_Work instruction_
Please give back only the lines below from the one containing "Let 4*z(R, c)" to the one containing "Answer: -133/159 + 448*√13/39 ≈ 40.581", each repeated word for word, both ends included.

(Excerpts from a dataset)
________________

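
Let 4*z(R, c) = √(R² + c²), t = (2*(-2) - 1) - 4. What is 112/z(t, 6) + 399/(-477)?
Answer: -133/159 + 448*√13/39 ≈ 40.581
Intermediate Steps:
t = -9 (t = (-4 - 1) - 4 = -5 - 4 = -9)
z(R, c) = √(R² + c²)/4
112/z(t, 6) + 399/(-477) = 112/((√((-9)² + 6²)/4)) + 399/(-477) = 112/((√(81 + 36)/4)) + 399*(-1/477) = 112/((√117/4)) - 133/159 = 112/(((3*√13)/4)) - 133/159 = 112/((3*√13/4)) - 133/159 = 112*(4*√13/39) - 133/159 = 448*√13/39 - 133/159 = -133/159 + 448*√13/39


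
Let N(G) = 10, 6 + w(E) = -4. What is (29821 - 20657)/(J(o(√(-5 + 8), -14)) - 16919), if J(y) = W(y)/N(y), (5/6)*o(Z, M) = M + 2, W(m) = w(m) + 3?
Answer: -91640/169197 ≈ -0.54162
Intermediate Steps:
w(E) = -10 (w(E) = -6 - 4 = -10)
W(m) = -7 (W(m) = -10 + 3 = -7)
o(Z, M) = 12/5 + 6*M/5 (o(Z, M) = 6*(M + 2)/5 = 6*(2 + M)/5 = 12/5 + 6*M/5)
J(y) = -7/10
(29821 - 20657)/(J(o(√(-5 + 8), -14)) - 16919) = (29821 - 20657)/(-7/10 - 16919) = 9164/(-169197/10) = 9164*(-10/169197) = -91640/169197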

________________

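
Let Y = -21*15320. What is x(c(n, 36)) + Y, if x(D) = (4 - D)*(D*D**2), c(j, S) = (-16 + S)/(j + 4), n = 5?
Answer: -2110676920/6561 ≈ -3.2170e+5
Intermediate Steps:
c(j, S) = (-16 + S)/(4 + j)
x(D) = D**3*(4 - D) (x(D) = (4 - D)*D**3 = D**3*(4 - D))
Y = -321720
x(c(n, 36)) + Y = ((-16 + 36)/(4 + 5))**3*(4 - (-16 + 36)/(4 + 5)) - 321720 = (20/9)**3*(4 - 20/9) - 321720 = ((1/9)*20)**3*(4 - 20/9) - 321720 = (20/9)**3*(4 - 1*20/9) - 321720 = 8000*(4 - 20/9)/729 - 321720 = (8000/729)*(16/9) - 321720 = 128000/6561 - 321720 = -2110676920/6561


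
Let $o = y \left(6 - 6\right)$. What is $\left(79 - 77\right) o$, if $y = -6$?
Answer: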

________________

_Your response_
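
Let 4*z(R, c) = √(R² + c²), t = (2*(-2) - 1) - 4. What is 112/z(t, 6) + 399/(-477)?
Answer: -133/159 + 448*√13/39 ≈ 40.581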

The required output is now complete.